(RECORDS SUPPLIED Opens)

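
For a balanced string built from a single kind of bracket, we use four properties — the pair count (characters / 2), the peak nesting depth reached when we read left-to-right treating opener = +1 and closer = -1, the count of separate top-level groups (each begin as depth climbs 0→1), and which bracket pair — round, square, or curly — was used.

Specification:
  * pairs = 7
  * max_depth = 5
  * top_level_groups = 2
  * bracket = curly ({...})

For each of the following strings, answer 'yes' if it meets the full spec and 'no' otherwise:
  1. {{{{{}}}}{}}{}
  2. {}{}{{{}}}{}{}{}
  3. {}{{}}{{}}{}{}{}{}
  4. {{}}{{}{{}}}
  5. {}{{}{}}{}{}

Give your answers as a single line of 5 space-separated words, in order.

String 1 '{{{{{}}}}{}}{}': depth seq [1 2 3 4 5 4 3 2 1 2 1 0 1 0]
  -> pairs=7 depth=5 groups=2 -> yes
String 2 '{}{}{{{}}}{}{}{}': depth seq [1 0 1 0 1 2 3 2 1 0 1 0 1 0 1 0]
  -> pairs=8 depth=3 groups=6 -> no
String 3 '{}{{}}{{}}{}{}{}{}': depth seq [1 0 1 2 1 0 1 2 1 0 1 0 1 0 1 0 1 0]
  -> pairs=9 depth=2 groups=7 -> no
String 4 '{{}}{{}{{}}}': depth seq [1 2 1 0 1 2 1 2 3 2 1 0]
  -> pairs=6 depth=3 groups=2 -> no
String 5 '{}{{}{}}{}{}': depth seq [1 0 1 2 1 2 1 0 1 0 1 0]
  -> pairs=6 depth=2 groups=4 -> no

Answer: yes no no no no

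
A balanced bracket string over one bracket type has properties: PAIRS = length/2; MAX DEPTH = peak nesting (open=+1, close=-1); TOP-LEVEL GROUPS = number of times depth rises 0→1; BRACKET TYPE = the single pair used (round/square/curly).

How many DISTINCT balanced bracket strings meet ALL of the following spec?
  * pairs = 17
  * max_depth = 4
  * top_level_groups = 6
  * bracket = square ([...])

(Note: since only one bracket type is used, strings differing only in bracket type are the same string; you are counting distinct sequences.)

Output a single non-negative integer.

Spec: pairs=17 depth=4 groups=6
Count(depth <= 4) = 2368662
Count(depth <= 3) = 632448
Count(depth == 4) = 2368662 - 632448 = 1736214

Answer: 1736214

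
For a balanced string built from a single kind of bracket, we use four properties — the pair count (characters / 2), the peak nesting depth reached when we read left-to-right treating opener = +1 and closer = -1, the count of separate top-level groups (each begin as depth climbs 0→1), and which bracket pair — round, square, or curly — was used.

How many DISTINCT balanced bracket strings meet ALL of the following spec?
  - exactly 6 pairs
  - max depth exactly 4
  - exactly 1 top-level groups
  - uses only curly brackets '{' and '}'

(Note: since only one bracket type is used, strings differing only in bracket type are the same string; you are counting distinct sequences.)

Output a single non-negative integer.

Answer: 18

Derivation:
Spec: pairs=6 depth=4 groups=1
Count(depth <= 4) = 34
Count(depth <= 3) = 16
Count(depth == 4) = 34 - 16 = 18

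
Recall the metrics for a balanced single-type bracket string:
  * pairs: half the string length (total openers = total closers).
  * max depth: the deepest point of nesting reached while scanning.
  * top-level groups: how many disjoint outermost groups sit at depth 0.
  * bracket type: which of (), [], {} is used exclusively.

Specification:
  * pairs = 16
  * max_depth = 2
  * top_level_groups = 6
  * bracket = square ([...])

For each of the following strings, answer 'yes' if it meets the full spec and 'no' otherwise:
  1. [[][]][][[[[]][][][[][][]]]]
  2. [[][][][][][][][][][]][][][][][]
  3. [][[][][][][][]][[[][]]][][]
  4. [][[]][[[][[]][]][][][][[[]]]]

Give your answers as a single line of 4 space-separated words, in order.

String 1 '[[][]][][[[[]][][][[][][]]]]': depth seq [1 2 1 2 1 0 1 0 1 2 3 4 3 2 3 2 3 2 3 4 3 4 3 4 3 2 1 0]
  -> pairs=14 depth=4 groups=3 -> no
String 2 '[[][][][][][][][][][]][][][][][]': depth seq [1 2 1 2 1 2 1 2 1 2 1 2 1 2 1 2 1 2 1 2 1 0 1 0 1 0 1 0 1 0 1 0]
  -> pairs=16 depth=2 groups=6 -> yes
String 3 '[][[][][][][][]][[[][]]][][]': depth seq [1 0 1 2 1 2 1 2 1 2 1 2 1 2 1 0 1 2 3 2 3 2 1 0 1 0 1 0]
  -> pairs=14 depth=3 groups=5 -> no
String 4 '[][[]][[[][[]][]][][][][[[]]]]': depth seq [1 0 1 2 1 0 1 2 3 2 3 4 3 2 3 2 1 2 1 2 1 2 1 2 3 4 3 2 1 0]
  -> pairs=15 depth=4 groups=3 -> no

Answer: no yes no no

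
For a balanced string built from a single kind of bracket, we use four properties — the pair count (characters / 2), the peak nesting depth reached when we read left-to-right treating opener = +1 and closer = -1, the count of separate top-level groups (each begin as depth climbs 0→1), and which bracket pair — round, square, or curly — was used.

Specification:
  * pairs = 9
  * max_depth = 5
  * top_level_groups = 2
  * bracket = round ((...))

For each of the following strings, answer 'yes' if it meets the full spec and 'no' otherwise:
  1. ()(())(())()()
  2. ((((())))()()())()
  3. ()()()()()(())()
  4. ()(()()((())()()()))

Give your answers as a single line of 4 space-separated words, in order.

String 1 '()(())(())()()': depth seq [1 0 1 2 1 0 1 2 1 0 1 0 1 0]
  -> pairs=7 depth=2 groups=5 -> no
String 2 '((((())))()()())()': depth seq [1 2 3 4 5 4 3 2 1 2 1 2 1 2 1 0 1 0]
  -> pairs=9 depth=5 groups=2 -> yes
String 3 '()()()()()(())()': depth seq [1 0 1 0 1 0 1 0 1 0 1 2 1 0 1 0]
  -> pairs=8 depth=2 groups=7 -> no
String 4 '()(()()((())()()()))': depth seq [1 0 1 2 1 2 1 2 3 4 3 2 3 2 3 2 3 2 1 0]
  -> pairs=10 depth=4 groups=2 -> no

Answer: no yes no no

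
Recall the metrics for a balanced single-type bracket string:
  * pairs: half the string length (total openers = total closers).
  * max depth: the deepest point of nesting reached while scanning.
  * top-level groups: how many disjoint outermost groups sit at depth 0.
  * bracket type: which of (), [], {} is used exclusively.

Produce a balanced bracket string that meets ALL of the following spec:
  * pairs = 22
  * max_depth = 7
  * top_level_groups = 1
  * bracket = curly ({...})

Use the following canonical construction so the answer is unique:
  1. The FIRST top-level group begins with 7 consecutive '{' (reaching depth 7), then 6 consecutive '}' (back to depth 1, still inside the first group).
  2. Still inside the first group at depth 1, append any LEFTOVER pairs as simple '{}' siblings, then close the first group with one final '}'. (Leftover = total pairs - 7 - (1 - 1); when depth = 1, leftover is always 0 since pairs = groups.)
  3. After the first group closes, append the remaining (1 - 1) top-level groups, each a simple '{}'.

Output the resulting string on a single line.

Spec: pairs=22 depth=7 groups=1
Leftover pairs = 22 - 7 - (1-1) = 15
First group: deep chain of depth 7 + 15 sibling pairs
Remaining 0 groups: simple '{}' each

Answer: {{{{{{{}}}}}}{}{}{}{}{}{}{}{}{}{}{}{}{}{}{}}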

(RECORDS SUPPLIED Closes)
(RECORDS SUPPLIED Opens)

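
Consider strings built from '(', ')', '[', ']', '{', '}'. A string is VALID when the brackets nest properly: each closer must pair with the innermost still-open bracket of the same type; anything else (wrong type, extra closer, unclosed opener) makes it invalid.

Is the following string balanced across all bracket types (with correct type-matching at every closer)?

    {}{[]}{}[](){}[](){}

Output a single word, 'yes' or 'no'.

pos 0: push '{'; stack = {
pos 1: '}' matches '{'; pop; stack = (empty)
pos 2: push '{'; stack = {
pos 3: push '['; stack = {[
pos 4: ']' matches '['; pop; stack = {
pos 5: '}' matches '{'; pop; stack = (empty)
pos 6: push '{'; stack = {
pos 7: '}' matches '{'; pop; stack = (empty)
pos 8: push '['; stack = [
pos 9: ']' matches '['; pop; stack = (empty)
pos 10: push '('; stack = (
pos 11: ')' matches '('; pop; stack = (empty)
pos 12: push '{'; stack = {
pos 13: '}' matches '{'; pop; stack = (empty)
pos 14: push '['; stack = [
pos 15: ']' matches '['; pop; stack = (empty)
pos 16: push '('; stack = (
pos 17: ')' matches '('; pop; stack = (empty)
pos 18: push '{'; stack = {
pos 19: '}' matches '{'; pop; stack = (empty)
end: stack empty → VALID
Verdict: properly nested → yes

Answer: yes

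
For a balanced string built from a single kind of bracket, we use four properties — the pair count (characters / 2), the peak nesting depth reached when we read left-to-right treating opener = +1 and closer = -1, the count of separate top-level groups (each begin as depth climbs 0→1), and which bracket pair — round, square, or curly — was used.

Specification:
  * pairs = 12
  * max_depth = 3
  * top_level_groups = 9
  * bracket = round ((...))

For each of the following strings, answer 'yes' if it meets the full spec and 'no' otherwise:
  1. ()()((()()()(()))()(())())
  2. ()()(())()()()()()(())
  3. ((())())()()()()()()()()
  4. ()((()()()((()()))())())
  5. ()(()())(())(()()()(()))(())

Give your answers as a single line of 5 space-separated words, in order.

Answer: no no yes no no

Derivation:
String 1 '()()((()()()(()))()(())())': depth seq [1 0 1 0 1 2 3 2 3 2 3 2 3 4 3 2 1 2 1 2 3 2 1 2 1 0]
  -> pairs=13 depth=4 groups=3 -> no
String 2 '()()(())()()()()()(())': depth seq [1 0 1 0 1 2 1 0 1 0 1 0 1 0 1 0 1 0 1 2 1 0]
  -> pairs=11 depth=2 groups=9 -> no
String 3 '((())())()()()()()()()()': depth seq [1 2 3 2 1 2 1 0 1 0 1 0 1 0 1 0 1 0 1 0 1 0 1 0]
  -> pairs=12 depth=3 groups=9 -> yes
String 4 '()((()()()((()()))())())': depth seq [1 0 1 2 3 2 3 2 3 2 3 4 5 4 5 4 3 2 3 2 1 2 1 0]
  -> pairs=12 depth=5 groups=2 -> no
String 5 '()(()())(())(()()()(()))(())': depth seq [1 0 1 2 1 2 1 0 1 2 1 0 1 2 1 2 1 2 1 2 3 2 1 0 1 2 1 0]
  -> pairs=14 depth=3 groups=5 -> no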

(RECORDS SUPPLIED Closes)
(RECORDS SUPPLIED Opens)

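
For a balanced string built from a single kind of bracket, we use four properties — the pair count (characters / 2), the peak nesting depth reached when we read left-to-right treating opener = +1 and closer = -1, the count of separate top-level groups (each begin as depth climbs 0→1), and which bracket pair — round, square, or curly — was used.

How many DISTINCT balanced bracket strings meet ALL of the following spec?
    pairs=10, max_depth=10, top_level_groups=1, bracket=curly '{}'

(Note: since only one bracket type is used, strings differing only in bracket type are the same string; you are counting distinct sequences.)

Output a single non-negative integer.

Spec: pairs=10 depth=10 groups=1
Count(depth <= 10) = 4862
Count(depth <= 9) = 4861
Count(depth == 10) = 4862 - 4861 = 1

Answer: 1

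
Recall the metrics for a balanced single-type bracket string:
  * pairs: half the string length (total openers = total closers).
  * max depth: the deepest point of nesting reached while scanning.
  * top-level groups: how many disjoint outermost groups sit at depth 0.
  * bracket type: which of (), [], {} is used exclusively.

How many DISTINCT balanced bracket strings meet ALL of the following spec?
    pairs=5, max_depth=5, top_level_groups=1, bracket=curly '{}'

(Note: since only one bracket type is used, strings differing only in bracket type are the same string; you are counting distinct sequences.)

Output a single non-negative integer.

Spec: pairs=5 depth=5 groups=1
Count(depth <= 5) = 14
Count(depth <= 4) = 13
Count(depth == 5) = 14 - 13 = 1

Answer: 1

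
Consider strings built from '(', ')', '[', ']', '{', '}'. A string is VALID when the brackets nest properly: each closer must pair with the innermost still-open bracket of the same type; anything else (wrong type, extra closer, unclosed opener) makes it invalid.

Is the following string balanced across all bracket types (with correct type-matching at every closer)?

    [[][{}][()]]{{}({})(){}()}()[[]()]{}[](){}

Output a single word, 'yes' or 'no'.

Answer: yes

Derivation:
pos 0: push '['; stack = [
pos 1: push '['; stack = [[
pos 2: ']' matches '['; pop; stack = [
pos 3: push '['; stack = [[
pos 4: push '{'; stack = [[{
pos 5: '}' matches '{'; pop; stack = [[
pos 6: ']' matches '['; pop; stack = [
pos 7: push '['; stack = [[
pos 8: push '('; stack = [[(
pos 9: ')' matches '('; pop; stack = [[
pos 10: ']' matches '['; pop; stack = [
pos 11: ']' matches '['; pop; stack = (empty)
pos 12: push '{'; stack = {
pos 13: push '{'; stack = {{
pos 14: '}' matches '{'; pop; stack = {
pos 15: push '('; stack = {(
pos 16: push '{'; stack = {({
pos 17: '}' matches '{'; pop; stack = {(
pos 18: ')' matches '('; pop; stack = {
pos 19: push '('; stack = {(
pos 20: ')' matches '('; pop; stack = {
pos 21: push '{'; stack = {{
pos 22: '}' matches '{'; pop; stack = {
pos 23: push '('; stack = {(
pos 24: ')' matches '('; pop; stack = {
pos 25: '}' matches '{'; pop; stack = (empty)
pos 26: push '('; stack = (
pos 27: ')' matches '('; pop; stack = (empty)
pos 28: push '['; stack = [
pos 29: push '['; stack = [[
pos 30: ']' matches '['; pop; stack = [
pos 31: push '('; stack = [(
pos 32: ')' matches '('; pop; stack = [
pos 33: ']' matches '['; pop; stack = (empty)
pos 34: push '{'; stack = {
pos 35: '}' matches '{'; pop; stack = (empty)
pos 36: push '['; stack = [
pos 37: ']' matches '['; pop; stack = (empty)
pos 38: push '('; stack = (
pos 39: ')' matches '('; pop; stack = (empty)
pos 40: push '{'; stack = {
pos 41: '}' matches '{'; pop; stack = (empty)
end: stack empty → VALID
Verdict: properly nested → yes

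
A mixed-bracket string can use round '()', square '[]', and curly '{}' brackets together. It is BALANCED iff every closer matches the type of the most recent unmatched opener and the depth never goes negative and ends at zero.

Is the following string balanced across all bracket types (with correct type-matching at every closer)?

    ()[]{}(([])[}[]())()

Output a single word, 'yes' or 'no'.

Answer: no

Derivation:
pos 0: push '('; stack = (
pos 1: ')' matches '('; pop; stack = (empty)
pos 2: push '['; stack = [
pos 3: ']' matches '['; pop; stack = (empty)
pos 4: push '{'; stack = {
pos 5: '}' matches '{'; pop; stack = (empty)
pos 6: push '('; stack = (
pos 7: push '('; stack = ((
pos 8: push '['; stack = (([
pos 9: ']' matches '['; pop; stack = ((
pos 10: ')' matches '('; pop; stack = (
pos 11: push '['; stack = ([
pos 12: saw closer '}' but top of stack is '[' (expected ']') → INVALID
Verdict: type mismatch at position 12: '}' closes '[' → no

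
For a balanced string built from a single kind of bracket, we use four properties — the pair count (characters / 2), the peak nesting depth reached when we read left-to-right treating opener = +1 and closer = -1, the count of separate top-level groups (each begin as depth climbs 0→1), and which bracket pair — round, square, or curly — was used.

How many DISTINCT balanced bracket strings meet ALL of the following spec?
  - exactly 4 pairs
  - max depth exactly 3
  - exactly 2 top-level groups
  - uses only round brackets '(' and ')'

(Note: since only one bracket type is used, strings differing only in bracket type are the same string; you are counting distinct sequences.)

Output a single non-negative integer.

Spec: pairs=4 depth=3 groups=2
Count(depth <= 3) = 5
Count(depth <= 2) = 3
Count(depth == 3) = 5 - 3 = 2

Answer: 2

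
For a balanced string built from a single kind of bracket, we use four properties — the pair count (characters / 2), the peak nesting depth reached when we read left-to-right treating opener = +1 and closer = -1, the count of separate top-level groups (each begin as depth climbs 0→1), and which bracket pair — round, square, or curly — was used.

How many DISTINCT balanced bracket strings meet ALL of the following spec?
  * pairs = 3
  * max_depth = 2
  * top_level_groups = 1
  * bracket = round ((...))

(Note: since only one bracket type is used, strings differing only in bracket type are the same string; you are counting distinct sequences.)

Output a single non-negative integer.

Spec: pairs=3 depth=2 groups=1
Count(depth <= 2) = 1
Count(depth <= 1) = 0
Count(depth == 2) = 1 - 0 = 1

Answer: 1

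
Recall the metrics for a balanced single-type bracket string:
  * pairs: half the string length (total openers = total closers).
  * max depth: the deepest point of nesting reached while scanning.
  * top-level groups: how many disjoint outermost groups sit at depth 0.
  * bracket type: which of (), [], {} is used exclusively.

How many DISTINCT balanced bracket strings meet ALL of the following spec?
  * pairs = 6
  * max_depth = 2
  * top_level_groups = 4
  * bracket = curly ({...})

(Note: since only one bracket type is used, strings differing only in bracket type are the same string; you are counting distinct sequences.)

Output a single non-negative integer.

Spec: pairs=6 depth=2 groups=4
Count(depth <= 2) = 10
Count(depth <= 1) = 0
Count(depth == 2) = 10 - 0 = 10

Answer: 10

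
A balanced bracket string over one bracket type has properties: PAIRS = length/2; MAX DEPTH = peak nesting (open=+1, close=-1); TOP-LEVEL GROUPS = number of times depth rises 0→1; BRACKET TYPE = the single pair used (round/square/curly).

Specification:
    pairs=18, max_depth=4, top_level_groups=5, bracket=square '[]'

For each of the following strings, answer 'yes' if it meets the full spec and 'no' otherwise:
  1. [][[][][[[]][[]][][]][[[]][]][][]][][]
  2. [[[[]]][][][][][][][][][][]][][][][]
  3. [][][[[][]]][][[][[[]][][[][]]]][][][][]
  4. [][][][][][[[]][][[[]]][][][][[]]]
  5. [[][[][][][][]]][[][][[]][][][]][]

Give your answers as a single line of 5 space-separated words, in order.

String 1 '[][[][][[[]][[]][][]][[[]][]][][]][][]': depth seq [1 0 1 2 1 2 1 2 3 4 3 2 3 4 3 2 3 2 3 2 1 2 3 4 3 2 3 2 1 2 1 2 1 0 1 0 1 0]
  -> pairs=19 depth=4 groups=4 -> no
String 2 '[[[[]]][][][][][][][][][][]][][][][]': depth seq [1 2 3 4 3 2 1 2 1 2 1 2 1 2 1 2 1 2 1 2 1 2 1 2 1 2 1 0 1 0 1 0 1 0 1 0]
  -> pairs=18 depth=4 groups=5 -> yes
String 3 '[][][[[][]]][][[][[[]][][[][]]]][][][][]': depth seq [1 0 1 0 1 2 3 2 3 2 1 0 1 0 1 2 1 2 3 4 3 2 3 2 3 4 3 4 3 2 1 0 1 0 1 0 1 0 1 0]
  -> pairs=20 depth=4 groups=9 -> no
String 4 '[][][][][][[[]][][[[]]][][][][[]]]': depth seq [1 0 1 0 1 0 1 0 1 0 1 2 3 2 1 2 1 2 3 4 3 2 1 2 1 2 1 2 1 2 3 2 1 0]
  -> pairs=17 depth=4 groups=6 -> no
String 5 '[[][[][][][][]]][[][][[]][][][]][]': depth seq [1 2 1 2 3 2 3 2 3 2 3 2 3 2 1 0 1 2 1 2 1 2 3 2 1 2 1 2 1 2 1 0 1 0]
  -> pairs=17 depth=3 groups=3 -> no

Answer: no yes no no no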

(RECORDS SUPPLIED Closes)

TASK BRIEF
Extract each line holding the word "then" from the records.

WRITTEN REPLY
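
  1. The FIRST top-level group begins with 7 consecutive '{' (reaching depth 7), then 6 consecutive '}' (back to depth 1, still inside the first group).
  2. Still inside the first group at depth 1, append any LEFTOVER pairs as simple '{}' siblings, then close the first group with one final '}'. (Leftover = total pairs - 7 - (1 - 1); when depth = 1, leftover is always 0 since pairs = groups.)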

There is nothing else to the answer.